**Task to carry out**
Which lines run from the one containing "all elements distinct?" to the end of the listing below? Write them out exactly, both ends included, with nothing else.

___ Input for this task ___

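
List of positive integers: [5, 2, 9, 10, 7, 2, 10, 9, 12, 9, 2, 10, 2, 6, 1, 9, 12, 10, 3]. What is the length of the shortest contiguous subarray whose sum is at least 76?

add 5: running sum 5 < 76
add 2: running sum 7 < 76
add 9: running sum 16 < 76
add 10: running sum 26 < 76
add 7: running sum 33 < 76
add 2: running sum 35 < 76
add 10: running sum 45 < 76
add 9: running sum 54 < 76
add 12: running sum 66 < 76
add 9: running sum 75 < 76
end 10: [5, 2, 9, 10, 7, 2, 10, 9, 12, 9, 2] sum 77, len 11
end 11: [9, 10, 7, 2, 10, 9, 12, 9, 2, 10] sum 80, len 10
end 12: [9, 10, 7, 2, 10, 9, 12, 9, 2, 10, 2] sum 82, len 11
end 13: [10, 7, 2, 10, 9, 12, 9, 2, 10, 2, 6] sum 79, len 11
end 14: [10, 7, 2, 10, 9, 12, 9, 2, 10, 2, 6, 1] sum 80, len 12
end 15: [7, 2, 10, 9, 12, 9, 2, 10, 2, 6, 1, 9] sum 79, len 12
end 16: [10, 9, 12, 9, 2, 10, 2, 6, 1, 9, 12] sum 82, len 11
end 17: [9, 12, 9, 2, 10, 2, 6, 1, 9, 12, 10] sum 82, len 11
end 18: [12, 9, 2, 10, 2, 6, 1, 9, 12, 10, 3] sum 76, len 11
Shortest qualifying length: 10.

10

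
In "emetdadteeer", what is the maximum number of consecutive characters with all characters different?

5

add e: [e] len 1
add m: [e, m] len 2
add e (repeat e, move left end past it): [m, e] len 2
add t: [m, e, t] len 3
add d: [m, e, t, d] len 4
add a: [m, e, t, d, a] len 5
add d (repeat d, move left end past it): [a, d] len 2
add t: [a, d, t] len 3
add e: [a, d, t, e] len 4
add e (repeat e, move left end past it): [e] len 1
add e (repeat e, move left end past it): [e] len 1
add r: [e, r] len 2
Longest all-distinct length: 5.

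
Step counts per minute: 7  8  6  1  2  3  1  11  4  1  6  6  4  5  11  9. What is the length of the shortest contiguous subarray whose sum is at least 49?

Extend right; whenever the sum reaches 49, record the length and shrink from the left:
add 7: running sum 7 < 49
add 8: running sum 15 < 49
add 6: running sum 21 < 49
add 1: running sum 22 < 49
add 2: running sum 24 < 49
add 3: running sum 27 < 49
add 1: running sum 28 < 49
add 11: running sum 39 < 49
add 4: running sum 43 < 49
add 1: running sum 44 < 49
add 6: shortest ending here [7, 8, 6, 1, 2, 3, 1, 11, 4, 1, 6] sum 50, len 11
add 6: shortest ending here [8, 6, 1, 2, 3, 1, 11, 4, 1, 6, 6] sum 49, len 11
add 4: shortest ending here [8, 6, 1, 2, 3, 1, 11, 4, 1, 6, 6, 4] sum 53, len 12
add 5: shortest ending here [6, 1, 2, 3, 1, 11, 4, 1, 6, 6, 4, 5] sum 50, len 12
add 11: shortest ending here [1, 11, 4, 1, 6, 6, 4, 5, 11] sum 49, len 9
add 9: shortest ending here [11, 4, 1, 6, 6, 4, 5, 11, 9] sum 57, len 9
Shortest qualifying length: 9.

9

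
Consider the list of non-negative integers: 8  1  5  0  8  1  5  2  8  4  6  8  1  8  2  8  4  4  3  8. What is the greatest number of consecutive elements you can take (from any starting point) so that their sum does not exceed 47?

add 8: [8] sum 8, len 1
add 1: [8, 1] sum 9, len 2
add 5: [8, 1, 5] sum 14, len 3
add 0: [8, 1, 5, 0] sum 14, len 4
add 8: [8, 1, 5, 0, 8] sum 22, len 5
add 1: [8, 1, 5, 0, 8, 1] sum 23, len 6
add 5: [8, 1, 5, 0, 8, 1, 5] sum 28, len 7
add 2: [8, 1, 5, 0, 8, 1, 5, 2] sum 30, len 8
add 8: [8, 1, 5, 0, 8, 1, 5, 2, 8] sum 38, len 9
add 4: [8, 1, 5, 0, 8, 1, 5, 2, 8, 4] sum 42, len 10
add 6: [1, 5, 0, 8, 1, 5, 2, 8, 4, 6] sum 40, len 10
add 8: [5, 0, 8, 1, 5, 2, 8, 4, 6, 8] sum 47, len 10
add 1: [0, 8, 1, 5, 2, 8, 4, 6, 8, 1] sum 43, len 10
add 8: [1, 5, 2, 8, 4, 6, 8, 1, 8] sum 43, len 9
add 2: [1, 5, 2, 8, 4, 6, 8, 1, 8, 2] sum 45, len 10
add 8: [2, 8, 4, 6, 8, 1, 8, 2, 8] sum 47, len 9
add 4: [4, 6, 8, 1, 8, 2, 8, 4] sum 41, len 8
add 4: [4, 6, 8, 1, 8, 2, 8, 4, 4] sum 45, len 9
add 3: [6, 8, 1, 8, 2, 8, 4, 4, 3] sum 44, len 9
add 8: [8, 1, 8, 2, 8, 4, 4, 3, 8] sum 46, len 9
Longest length seen: 10.

10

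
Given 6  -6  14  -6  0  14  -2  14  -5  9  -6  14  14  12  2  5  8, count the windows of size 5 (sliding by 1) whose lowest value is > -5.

2

[6, -6, 14, -6, 0] → min -6
[-6, 14, -6, 0, 14] → min -6
[14, -6, 0, 14, -2] → min -6
[-6, 0, 14, -2, 14] → min -6
[0, 14, -2, 14, -5] → min -5
[14, -2, 14, -5, 9] → min -5
[-2, 14, -5, 9, -6] → min -6
[14, -5, 9, -6, 14] → min -6
[-5, 9, -6, 14, 14] → min -6
[9, -6, 14, 14, 12] → min -6
[-6, 14, 14, 12, 2] → min -6
[14, 14, 12, 2, 5] → min 2  > -5 ✓
[14, 12, 2, 5, 8] → min 2  > -5 ✓
2 windows satisfy the condition.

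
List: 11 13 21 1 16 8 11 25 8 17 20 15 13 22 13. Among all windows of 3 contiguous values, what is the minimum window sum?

11 13 21 → sum 45
13 21 1 → sum 35
21 1 16 → sum 38
1 16 8 → sum 25
16 8 11 → sum 35
8 11 25 → sum 44
11 25 8 → sum 44
25 8 17 → sum 50
8 17 20 → sum 45
17 20 15 → sum 52
20 15 13 → sum 48
15 13 22 → sum 50
13 22 13 → sum 48
Minimum of these is 25.

25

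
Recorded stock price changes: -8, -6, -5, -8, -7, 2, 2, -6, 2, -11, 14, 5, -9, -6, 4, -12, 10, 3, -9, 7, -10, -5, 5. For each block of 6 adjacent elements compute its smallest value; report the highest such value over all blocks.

[-8, -6, -5, -8, -7, 2] → min -8
[-6, -5, -8, -7, 2, 2] → min -8
[-5, -8, -7, 2, 2, -6] → min -8
[-8, -7, 2, 2, -6, 2] → min -8
[-7, 2, 2, -6, 2, -11] → min -11
[2, 2, -6, 2, -11, 14] → min -11
[2, -6, 2, -11, 14, 5] → min -11
[-6, 2, -11, 14, 5, -9] → min -11
[2, -11, 14, 5, -9, -6] → min -11
[-11, 14, 5, -9, -6, 4] → min -11
[14, 5, -9, -6, 4, -12] → min -12
[5, -9, -6, 4, -12, 10] → min -12
[-9, -6, 4, -12, 10, 3] → min -12
[-6, 4, -12, 10, 3, -9] → min -12
[4, -12, 10, 3, -9, 7] → min -12
[-12, 10, 3, -9, 7, -10] → min -12
[10, 3, -9, 7, -10, -5] → min -10
[3, -9, 7, -10, -5, 5] → min -10
Highest of these is -8.

-8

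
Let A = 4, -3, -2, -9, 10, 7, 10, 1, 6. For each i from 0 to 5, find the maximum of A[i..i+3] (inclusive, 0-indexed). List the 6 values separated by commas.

4, 10, 10, 10, 10, 10

[4, -3, -2, -9] → max 4
[-3, -2, -9, 10] → max 10
[-2, -9, 10, 7] → max 10
[-9, 10, 7, 10] → max 10
[10, 7, 10, 1] → max 10
[7, 10, 1, 6] → max 10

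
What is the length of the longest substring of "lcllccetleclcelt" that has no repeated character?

4

[l] len 1
[l, c] len 2
[c, l] len 2
[l] len 1
[l, c] len 2
[c] len 1
[c, e] len 2
[c, e, t] len 3
[c, e, t, l] len 4
[t, l, e] len 3
[t, l, e, c] len 4
[e, c, l] len 3
[l, c] len 2
[l, c, e] len 3
[c, e, l] len 3
[c, e, l, t] len 4
Longest all-distinct length: 4.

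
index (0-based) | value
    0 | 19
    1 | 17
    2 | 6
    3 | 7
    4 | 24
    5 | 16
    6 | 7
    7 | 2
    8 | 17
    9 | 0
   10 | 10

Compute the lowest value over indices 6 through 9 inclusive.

Elements at indices 6..9: 7, 2, 17, 0
min(7, 2, 17, 0) = 0

0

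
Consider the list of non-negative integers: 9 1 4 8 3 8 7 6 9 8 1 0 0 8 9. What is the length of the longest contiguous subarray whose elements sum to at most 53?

→ 9: sum 9, len 1
→ 1: sum 10, len 2
→ 4: sum 14, len 3
→ 8: sum 22, len 4
→ 3: sum 25, len 5
→ 8: sum 33, len 6
→ 7: sum 40, len 7
→ 6: sum 46, len 8
→ 9 (dropped 9): sum 46, len 8
→ 8 (dropped 1): sum 53, len 8
→ 1 (dropped 4): sum 50, len 8
→ 0: sum 50, len 9
→ 0: sum 50, len 10
→ 8 (dropped 8): sum 50, len 10
→ 9 (dropped 3, 8): sum 48, len 9
Longest length seen: 10.

10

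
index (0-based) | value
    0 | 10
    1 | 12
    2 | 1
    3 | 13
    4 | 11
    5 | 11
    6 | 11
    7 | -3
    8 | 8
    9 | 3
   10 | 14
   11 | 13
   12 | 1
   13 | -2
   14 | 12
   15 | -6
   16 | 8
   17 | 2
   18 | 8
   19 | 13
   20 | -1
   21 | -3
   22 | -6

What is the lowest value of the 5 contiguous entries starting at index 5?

-3

Elements at indices 5..9: 11, 11, -3, 8, 3
min(11, 11, -3, 8, 3) = -3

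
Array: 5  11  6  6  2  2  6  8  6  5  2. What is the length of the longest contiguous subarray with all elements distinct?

add 5: [5] len 1
add 11: [5, 11] len 2
add 6: [5, 11, 6] len 3
add 6 (repeat 6, move left end past it): [6] len 1
add 2: [6, 2] len 2
add 2 (repeat 2, move left end past it): [2] len 1
add 6: [2, 6] len 2
add 8: [2, 6, 8] len 3
add 6 (repeat 6, move left end past it): [8, 6] len 2
add 5: [8, 6, 5] len 3
add 2: [8, 6, 5, 2] len 4
Longest all-distinct length: 4.

4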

___

**Written reply**
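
Array: 5  11  6  6  2  2  6  8  6  5  2. What is the length of the longest contiguous subarray with all elements distinct?

add 5: [5] len 1
add 11: [5, 11] len 2
add 6: [5, 11, 6] len 3
add 6 (repeat 6, move left end past it): [6] len 1
add 2: [6, 2] len 2
add 2 (repeat 2, move left end past it): [2] len 1
add 6: [2, 6] len 2
add 8: [2, 6, 8] len 3
add 6 (repeat 6, move left end past it): [8, 6] len 2
add 5: [8, 6, 5] len 3
add 2: [8, 6, 5, 2] len 4
Longest all-distinct length: 4.

4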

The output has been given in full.